LISTED ENTRIES –

*** Block opens ***

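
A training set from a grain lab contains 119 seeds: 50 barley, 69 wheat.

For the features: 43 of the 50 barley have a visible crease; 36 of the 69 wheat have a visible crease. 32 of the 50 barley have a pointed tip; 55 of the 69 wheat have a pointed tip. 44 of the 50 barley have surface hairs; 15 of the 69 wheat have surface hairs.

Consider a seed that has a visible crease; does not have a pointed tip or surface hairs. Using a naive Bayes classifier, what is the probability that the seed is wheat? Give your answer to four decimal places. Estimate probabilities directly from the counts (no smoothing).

barley: (50/119) × (43/50) × (18/50) × (6/50) ≈ 0.0156101
wheat: (69/119) × (36/69) × (14/69) × (54/69) ≈ 0.0480374
P(wheat | x) = 0.0480374 / 0.0636475 ≈ 0.7547

0.7547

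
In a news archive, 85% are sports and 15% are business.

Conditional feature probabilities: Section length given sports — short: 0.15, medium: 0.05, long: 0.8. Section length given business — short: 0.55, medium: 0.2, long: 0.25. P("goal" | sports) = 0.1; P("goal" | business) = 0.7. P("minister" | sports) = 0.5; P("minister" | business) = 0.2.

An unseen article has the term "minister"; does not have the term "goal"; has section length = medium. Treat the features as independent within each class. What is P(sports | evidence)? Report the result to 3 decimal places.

0.914

sports: 0.85 × 0.05 × (1−0.1) × 0.5 = 0.019125
business: 0.15 × 0.2 × (1−0.7) × 0.2 = 0.0018
P(sports | x) = 0.019125 / 0.020925 ≈ 0.914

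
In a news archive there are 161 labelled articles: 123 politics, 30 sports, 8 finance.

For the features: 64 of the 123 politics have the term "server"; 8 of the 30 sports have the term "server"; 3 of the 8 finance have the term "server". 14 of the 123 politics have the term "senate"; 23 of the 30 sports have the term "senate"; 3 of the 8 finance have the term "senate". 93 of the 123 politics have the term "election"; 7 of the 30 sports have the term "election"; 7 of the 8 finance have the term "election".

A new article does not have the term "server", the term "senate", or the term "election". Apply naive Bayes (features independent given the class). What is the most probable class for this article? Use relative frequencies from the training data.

politics: (123/161) × (59/123) × (109/123) × (30/123) ≈ 0.079207
sports: (30/161) × (22/30) × (7/30) × (23/30) ≈ 0.0244444
finance: (8/161) × (5/8) × (5/8) × (1/8) ≈ 0.00242624
Highest score → politics.

politics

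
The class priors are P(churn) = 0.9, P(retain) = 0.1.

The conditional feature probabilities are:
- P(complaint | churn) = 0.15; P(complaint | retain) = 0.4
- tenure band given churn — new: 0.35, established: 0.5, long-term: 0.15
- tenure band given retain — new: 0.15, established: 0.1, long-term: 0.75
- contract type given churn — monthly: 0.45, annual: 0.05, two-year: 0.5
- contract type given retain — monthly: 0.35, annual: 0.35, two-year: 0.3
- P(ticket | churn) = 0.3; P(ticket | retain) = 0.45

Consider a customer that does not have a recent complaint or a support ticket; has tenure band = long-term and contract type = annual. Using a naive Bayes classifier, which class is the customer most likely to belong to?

retain

churn: 0.9 × (1−0.15) × 0.15 × 0.05 × (1−0.3) = 0.00401625
retain: 0.1 × (1−0.4) × 0.75 × 0.35 × (1−0.45) = 0.0086625
Highest score → retain.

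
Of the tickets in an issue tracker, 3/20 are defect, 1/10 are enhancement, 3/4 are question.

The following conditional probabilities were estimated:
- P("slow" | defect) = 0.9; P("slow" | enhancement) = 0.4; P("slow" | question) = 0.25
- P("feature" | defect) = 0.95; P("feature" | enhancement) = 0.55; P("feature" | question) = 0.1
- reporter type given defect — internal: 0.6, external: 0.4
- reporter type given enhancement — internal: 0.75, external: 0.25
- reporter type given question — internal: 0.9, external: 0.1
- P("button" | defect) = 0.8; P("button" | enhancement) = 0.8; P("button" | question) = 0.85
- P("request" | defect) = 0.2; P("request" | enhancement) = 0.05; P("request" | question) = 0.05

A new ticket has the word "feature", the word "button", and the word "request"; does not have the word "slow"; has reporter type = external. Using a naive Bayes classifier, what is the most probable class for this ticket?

defect

defect: 0.15 × (1−0.9) × 0.95 × 0.4 × 0.8 × 0.2 = 0.000912
enhancement: 0.1 × (1−0.4) × 0.55 × 0.25 × 0.8 × 0.05 = 0.00033
question: 0.75 × (1−0.25) × 0.1 × 0.1 × 0.85 × 0.05 = 0.0002390625
Highest score → defect.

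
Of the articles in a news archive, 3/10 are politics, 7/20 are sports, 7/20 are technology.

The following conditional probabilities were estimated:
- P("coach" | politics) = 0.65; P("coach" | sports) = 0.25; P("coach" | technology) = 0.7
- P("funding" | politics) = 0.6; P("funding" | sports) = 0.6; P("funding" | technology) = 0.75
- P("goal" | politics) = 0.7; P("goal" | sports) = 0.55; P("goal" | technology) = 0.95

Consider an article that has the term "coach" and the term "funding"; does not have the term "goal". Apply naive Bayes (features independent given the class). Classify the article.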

*** Block closes ***

YOUR ASSIGNMENT – Search each line of the data above for "news", and copy the lines where it occurs.

EXERCISE OUTPUT –
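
In a news archive, 85% are sports and 15% are business.
In a news archive there are 161 labelled articles: 123 politics, 30 sports, 8 finance.
Of the articles in a news archive, 3/10 are politics, 7/20 are sports, 7/20 are technology.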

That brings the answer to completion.